__Saved data entries__
-=-=-

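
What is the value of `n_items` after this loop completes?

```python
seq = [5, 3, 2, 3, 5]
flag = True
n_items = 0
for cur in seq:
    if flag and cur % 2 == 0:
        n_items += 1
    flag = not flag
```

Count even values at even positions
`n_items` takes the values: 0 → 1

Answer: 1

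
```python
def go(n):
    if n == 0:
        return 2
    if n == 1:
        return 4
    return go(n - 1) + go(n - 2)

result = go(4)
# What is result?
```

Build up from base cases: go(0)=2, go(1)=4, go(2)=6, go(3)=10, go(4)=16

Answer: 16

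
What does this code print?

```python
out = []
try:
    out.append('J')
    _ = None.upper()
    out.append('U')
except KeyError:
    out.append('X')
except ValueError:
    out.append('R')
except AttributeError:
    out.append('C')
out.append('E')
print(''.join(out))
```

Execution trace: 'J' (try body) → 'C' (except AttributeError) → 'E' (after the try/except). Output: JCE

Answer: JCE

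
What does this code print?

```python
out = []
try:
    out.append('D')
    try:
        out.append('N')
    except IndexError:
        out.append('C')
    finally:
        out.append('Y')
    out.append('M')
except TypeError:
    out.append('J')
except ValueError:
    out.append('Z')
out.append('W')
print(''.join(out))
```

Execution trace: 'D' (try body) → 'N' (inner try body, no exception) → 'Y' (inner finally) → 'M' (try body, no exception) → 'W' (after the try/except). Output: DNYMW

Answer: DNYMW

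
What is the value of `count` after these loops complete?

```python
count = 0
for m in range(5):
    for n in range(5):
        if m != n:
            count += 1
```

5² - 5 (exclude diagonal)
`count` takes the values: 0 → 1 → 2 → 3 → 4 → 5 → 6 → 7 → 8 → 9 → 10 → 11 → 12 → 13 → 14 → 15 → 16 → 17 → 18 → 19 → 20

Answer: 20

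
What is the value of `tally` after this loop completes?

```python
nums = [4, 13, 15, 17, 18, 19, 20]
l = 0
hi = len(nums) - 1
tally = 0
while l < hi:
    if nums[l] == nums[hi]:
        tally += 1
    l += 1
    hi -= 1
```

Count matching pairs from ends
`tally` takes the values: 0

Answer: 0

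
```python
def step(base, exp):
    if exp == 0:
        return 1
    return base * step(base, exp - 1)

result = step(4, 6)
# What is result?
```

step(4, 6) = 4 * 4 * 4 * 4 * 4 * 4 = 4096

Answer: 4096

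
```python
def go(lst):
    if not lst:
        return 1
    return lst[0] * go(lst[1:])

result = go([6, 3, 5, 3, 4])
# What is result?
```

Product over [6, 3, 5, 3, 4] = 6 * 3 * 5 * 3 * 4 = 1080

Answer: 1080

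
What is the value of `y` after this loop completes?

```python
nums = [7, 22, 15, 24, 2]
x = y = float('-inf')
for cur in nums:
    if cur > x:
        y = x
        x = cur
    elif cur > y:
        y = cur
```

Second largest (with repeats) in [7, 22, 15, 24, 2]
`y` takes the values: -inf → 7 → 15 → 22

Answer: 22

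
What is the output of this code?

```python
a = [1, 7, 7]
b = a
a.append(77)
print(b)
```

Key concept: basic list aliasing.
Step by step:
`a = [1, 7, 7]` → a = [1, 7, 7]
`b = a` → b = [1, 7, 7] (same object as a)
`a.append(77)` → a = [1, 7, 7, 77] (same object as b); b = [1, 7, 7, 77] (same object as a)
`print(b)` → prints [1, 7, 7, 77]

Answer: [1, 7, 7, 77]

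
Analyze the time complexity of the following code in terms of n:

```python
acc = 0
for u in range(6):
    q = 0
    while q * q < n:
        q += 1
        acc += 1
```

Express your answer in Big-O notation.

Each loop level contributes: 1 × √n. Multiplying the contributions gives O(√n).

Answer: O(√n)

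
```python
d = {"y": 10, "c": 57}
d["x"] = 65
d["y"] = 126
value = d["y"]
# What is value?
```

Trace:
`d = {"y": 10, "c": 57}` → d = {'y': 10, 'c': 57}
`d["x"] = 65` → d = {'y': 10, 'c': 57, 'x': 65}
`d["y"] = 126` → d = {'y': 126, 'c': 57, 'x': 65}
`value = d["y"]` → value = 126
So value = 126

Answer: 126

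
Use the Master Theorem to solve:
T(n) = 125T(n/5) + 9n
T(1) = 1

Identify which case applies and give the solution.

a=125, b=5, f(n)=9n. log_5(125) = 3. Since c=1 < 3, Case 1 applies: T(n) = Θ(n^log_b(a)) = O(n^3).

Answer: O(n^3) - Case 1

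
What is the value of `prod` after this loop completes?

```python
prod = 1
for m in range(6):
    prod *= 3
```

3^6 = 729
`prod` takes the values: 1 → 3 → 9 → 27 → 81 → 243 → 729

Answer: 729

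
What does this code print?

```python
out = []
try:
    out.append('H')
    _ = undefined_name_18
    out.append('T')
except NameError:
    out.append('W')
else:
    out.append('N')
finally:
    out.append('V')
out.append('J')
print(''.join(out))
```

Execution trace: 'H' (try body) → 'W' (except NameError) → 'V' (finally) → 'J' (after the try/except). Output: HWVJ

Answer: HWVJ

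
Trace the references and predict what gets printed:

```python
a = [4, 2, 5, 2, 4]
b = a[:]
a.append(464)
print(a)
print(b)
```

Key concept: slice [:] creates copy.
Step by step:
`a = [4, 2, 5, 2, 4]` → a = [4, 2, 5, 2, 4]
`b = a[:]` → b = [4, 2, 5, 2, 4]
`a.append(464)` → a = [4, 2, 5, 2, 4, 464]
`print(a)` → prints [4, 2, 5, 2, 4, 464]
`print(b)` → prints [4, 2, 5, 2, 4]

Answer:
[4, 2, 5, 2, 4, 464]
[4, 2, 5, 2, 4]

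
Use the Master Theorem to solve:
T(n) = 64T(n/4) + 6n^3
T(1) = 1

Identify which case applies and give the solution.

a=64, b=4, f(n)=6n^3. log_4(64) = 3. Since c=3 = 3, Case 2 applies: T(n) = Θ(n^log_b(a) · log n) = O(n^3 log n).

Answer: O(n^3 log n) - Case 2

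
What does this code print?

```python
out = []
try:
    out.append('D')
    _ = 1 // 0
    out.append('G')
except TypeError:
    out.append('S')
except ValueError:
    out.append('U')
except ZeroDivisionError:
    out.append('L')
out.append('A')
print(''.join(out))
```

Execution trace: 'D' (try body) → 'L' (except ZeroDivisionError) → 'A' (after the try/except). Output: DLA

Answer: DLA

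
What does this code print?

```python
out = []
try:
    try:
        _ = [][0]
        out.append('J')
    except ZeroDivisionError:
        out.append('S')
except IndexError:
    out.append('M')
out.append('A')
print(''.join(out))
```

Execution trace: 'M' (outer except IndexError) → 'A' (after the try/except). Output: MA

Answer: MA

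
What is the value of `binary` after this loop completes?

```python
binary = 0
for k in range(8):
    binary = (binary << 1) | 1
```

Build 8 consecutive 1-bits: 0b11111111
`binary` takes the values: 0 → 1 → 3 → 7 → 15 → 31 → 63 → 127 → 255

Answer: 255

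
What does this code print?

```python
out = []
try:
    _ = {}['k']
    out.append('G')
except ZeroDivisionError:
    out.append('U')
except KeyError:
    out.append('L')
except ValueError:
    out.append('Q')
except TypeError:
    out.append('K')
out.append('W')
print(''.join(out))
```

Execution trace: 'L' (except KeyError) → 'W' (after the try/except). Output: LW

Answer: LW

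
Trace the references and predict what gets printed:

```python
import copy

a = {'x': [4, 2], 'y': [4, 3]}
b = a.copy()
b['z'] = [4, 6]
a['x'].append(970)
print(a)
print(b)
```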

-=-=-

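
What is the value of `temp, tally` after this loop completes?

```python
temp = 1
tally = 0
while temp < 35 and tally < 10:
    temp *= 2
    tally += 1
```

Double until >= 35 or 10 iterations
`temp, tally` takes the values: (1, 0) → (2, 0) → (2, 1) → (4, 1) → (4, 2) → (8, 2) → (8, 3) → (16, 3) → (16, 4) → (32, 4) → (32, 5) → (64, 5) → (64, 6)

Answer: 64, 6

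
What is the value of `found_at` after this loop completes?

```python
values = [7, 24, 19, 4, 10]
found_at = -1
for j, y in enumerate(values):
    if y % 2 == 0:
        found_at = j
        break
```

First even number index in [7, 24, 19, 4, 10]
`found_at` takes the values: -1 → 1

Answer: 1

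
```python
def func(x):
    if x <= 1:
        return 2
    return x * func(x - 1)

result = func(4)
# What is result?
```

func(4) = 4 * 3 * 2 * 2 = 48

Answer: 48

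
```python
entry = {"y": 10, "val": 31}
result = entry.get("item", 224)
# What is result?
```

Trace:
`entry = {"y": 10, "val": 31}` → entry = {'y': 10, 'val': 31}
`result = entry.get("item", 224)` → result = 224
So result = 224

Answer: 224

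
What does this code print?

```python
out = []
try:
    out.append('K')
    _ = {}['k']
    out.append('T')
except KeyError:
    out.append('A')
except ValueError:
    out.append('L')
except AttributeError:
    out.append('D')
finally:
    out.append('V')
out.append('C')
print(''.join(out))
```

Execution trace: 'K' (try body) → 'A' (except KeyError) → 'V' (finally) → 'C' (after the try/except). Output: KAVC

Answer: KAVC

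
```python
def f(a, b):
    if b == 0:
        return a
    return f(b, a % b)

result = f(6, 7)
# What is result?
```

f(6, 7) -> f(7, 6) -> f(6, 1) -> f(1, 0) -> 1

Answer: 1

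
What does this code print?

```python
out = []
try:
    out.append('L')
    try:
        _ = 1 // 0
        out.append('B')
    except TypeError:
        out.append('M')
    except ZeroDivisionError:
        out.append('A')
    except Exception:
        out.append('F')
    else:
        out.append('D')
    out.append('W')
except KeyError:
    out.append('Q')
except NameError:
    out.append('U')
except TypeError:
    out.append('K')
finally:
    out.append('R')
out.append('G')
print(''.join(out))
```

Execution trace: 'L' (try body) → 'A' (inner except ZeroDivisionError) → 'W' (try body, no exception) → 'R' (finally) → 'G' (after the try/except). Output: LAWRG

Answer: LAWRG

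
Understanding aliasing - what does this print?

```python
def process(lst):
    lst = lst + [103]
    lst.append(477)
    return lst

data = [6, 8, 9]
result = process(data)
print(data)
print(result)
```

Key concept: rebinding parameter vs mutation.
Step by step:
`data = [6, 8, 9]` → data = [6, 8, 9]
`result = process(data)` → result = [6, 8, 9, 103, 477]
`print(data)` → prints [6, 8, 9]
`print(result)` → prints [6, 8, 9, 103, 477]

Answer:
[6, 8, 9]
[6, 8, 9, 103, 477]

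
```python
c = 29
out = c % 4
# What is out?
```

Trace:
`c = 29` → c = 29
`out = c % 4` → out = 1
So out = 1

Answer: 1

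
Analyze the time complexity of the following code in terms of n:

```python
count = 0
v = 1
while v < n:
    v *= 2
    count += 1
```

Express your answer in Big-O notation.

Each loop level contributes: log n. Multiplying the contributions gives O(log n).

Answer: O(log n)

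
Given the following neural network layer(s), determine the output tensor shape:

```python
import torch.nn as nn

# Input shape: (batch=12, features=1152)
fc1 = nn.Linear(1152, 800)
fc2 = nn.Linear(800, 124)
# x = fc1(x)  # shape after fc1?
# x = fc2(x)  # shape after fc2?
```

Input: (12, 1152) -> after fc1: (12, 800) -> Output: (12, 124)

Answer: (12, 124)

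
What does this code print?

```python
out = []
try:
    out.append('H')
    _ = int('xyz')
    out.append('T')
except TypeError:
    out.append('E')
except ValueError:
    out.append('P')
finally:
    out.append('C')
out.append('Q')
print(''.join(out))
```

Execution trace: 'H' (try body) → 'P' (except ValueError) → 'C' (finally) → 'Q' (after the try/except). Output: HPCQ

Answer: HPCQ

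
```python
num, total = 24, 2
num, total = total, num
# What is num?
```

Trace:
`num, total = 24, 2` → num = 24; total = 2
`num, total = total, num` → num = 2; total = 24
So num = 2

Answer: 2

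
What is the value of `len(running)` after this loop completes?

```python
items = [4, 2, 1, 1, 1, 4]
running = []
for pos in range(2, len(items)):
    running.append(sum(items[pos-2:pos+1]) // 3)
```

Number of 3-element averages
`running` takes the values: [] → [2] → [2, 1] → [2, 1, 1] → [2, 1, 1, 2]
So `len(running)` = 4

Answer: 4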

-=-=-

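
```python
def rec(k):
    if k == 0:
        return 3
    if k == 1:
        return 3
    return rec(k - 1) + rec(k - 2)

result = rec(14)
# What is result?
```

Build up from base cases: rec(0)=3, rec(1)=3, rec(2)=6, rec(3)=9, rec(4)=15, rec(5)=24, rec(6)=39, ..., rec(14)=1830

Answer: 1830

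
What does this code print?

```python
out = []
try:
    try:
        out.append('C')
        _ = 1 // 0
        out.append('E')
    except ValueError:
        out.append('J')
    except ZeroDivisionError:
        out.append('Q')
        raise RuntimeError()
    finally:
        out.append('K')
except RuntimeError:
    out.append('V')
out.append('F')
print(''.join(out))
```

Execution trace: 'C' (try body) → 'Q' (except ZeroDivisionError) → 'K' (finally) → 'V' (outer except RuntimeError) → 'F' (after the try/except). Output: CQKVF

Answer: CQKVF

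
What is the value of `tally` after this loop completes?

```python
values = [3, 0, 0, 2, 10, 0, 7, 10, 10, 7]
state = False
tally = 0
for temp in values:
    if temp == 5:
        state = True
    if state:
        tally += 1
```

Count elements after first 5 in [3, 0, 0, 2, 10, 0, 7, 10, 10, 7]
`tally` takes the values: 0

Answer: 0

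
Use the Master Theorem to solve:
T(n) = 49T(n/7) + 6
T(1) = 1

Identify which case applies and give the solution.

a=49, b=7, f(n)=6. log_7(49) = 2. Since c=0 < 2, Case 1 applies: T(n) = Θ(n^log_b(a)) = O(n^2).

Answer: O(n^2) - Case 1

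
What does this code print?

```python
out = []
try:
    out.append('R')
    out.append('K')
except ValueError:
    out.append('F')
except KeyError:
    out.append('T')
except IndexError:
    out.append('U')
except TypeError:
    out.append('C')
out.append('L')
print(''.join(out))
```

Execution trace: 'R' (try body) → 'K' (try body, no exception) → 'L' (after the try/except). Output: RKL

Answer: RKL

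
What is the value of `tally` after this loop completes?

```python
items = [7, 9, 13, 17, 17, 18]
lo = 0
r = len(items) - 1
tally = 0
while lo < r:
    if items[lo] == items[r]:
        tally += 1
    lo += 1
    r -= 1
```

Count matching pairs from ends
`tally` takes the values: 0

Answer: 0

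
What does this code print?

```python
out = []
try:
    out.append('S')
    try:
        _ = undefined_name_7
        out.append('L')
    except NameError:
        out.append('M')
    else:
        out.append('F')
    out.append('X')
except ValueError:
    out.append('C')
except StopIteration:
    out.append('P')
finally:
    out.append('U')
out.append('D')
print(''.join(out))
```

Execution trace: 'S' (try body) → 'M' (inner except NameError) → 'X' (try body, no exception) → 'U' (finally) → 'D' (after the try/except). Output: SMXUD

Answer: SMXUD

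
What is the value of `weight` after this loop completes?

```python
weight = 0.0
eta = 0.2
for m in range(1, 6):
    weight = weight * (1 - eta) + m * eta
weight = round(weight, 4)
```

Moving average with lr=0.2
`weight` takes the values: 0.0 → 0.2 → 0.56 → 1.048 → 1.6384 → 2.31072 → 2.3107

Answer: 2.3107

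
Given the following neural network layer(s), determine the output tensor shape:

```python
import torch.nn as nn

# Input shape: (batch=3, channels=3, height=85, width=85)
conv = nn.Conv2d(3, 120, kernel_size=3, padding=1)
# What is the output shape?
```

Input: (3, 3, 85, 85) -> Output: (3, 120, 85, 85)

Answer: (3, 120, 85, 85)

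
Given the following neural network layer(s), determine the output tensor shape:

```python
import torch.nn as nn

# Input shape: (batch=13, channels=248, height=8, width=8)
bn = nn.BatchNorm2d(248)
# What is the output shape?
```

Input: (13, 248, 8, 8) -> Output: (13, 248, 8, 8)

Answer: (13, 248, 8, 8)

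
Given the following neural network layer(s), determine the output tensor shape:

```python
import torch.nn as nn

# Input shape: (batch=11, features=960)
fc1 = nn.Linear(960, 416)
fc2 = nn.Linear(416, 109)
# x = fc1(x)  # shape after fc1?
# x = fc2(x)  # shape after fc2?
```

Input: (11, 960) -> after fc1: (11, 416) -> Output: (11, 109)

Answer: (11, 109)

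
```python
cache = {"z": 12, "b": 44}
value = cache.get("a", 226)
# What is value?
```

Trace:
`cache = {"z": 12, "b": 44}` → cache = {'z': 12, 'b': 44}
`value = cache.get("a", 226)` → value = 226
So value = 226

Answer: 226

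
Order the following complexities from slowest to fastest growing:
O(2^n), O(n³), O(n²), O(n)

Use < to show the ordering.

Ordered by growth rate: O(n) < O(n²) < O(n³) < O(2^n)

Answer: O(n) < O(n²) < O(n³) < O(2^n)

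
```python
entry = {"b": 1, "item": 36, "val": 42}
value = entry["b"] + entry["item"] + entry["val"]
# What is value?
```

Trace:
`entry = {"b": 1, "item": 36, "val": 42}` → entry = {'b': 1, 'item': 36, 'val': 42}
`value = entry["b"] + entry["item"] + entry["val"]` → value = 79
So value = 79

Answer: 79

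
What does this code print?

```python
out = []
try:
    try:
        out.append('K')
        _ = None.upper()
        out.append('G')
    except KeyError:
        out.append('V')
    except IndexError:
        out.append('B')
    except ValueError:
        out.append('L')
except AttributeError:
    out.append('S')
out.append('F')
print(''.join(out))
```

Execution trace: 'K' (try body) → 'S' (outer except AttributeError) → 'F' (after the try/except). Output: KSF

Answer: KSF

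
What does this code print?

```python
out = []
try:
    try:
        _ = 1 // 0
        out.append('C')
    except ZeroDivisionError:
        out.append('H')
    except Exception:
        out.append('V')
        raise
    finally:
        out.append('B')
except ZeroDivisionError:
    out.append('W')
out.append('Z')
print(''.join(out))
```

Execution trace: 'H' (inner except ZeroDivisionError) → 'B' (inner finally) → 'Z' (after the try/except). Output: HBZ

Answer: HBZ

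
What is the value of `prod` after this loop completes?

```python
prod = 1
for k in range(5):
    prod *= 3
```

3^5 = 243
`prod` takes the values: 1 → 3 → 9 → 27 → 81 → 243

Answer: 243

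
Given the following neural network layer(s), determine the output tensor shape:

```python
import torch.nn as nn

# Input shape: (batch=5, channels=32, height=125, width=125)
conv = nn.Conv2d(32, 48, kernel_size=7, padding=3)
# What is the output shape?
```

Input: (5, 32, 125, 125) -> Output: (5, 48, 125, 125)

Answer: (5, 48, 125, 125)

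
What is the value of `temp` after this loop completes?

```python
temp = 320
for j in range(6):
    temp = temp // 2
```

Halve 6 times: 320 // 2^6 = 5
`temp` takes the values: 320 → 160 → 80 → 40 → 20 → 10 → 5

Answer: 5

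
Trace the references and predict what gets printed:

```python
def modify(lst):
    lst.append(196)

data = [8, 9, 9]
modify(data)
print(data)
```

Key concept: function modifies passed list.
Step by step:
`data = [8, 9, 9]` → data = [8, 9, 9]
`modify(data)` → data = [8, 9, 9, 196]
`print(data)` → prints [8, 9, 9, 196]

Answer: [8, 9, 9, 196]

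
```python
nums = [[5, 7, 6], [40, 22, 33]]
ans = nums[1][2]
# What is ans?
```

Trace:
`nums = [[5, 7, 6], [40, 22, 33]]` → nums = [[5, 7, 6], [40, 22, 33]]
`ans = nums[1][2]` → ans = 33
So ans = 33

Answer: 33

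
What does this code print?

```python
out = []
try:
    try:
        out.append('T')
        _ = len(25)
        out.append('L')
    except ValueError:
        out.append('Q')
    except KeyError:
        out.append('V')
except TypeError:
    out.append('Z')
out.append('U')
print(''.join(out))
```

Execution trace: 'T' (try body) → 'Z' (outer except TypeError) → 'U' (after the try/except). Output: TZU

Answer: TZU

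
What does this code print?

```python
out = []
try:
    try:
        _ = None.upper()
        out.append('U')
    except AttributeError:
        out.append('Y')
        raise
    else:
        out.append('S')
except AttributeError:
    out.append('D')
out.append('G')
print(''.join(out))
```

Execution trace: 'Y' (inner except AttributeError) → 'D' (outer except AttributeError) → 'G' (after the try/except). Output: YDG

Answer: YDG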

-=-=-

__TASK BRIEF__
Scan the records for lines with the string "channels". Give the number of such lines and nothing else.

__COMPLETED EXERCISE__
3